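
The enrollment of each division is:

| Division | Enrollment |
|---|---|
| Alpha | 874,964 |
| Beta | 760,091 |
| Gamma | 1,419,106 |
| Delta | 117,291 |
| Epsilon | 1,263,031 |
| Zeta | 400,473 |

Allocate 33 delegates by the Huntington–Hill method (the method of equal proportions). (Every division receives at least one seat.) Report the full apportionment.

With divisor 149218: modified quotas Alpha 5.864, Beta 5.094, Gamma 9.510, Delta 0.786, Epsilon 8.464, Zeta 2.684.
Geometric-mean thresholds: Alpha √(5·6)=5.477, Beta √(5·6)=5.477, Gamma √(9·10)=9.487, Delta (min 1), Epsilon √(8·9)=8.485, Zeta √(2·3)=2.449.
Each quota rounded against its threshold gives Alpha 6, Beta 5, Gamma 10, Delta 1, Epsilon 8, Zeta 3 (total 33).

Alpha 6; Beta 5; Gamma 10; Delta 1; Epsilon 8; Zeta 3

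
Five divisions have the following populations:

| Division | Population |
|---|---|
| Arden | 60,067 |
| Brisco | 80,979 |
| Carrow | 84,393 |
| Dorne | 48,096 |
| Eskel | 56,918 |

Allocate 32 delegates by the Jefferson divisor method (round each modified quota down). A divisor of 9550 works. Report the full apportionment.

With modified divisor 9550: modified quotas Arden 6.290, Brisco 8.479, Carrow 8.837, Dorne 5.036, Eskel 5.960.
Rounding down: Arden 6, Brisco 8, Carrow 8, Dorne 5, Eskel 5 (total 32).

Arden 6, Brisco 8, Carrow 8, Dorne 5, Eskel 5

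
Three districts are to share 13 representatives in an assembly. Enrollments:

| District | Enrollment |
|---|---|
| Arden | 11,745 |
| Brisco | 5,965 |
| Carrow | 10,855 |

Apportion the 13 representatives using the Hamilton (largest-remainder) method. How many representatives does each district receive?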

--------------------------------------------------

_Task details_
Show all lines above holding the word "representatives".

_Task solution_
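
Three districts are to share 13 representatives in an assembly. Enrollments:
Apportion the 13 representatives using the Hamilton (largest-remainder) method. How many representatives does each district receive?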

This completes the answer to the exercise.